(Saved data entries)
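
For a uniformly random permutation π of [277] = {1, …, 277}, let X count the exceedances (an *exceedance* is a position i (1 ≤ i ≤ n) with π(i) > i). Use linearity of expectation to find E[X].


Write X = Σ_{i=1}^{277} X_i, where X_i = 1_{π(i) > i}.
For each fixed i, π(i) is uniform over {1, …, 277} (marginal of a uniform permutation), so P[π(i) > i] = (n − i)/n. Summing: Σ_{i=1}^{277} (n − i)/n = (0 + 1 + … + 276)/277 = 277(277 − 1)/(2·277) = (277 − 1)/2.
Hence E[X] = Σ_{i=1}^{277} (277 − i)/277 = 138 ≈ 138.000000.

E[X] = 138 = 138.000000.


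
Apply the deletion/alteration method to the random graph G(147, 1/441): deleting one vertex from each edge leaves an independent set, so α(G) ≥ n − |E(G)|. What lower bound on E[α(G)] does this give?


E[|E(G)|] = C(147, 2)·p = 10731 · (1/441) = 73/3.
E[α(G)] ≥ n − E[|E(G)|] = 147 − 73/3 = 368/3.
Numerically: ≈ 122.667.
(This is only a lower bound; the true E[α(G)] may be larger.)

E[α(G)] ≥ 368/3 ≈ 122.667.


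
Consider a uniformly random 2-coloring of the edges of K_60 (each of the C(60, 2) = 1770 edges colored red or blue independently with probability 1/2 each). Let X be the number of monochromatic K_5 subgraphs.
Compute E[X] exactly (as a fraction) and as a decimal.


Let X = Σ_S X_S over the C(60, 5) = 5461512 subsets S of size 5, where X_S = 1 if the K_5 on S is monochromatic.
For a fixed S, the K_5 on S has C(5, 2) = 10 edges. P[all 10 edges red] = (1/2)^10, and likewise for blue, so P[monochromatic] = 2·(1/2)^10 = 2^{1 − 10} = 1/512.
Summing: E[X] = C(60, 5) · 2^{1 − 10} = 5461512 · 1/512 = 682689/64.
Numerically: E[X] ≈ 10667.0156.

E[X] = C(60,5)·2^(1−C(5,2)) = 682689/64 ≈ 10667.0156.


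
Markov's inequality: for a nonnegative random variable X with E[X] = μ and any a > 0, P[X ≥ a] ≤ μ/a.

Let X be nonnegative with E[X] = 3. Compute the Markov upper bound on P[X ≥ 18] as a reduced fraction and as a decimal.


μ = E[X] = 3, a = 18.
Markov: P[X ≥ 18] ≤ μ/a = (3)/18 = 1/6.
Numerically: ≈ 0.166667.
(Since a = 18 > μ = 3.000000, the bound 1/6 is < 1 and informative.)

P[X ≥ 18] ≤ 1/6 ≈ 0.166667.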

### Your instructions
Give back, word for word, only the lines above from the line holding "Consider a uniformly" to the line holding "Markov's inequality: for", both included.

### Problem solution
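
Consider a uniformly random 2-coloring of the edges of K_60 (each of the C(60, 2) = 1770 edges colored red or blue independently with probability 1/2 each). Let X be the number of monochromatic K_5 subgraphs.
Compute E[X] exactly (as a fraction) and as a decimal.


Let X = Σ_S X_S over the C(60, 5) = 5461512 subsets S of size 5, where X_S = 1 if the K_5 on S is monochromatic.
For a fixed S, the K_5 on S has C(5, 2) = 10 edges. P[all 10 edges red] = (1/2)^10, and likewise for blue, so P[monochromatic] = 2·(1/2)^10 = 2^{1 − 10} = 1/512.
Summing: E[X] = C(60, 5) · 2^{1 − 10} = 5461512 · 1/512 = 682689/64.
Numerically: E[X] ≈ 10667.0156.

E[X] = C(60,5)·2^(1−C(5,2)) = 682689/64 ≈ 10667.0156.


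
Markov's inequality: for a nonnegative random variable X with E[X] = μ and any a > 0, P[X ≥ a] ≤ μ/a.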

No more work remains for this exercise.